**PROBLEM DETAILS:**
Whatever appears in the records should be given again exactly, down to the last mark.

(Collected data)
____________________

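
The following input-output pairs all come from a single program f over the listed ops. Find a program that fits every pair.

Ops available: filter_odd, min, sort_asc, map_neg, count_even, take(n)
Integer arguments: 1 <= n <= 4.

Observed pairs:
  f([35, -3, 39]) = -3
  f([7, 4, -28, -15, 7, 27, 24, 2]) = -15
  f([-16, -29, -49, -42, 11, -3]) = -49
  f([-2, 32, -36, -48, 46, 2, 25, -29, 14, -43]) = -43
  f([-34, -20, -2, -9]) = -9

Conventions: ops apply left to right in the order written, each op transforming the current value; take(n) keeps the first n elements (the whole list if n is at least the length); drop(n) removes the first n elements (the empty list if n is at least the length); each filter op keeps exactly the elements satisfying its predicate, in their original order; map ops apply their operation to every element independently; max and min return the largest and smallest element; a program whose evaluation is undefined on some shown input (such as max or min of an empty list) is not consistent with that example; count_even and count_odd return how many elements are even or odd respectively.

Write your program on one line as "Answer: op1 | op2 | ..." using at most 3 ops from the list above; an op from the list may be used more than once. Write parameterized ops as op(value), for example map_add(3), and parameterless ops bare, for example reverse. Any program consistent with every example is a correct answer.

filter_odd | sort_asc | min

Check, running the answer program on each example:
  [35, -3, 39] -> [35, -3, 39] -> [-3, 35, 39] -> -3
  [7, 4, -28, -15, 7, 27, 24, 2] -> [7, -15, 7, 27] -> [-15, 7, 7, 27] -> -15
  [-16, -29, -49, -42, 11, -3] -> [-29, -49, 11, -3] -> [-49, -29, -3, 11] -> -49
  [-2, 32, -36, -48, 46, 2, 25, -29, 14, -43] -> [25, -29, -43] -> [-43, -29, 25] -> -43
  [-34, -20, -2, -9] -> [-9] -> [-9] -> -9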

____________________

**EXERCISE OUTPUT:**
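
The following input-output pairs all come from a single program f over the listed ops. Find a program that fits every pair.

Ops available: filter_odd, min, sort_asc, map_neg, count_even, take(n)
Integer arguments: 1 <= n <= 4.

Observed pairs:
  f([35, -3, 39]) = -3
  f([7, 4, -28, -15, 7, 27, 24, 2]) = -15
  f([-16, -29, -49, -42, 11, -3]) = -49
  f([-2, 32, -36, -48, 46, 2, 25, -29, 14, -43]) = -43
  f([-34, -20, -2, -9]) = -9

Conventions: ops apply left to right in the order written, each op transforming the current value; take(n) keeps the first n elements (the whole list if n is at least the length); drop(n) removes the first n elements (the empty list if n is at least the length); each filter op keeps exactly the elements satisfying its predicate, in their original order; map ops apply their operation to every element independently; max and min return the largest and smallest element; a program whose evaluation is undefined on some shown input (such as max or min of an empty list) is not consistent with that example; count_even and count_odd return how many elements are even or odd respectively.

Write your program on one line as "Answer: op1 | op2 | ..." using at most 3 ops from the list above; an op from the list may be used more than once. Write parameterized ops as op(value), for example map_add(3), and parameterless ops bare, for example reverse. Any program consistent with every example is a correct answer.

filter_odd | sort_asc | min

Check, running the answer program on each example:
  [35, -3, 39] -> [35, -3, 39] -> [-3, 35, 39] -> -3
  [7, 4, -28, -15, 7, 27, 24, 2] -> [7, -15, 7, 27] -> [-15, 7, 7, 27] -> -15
  [-16, -29, -49, -42, 11, -3] -> [-29, -49, 11, -3] -> [-49, -29, -3, 11] -> -49
  [-2, 32, -36, -48, 46, 2, 25, -29, 14, -43] -> [25, -29, -43] -> [-43, -29, 25] -> -43
  [-34, -20, -2, -9] -> [-9] -> [-9] -> -9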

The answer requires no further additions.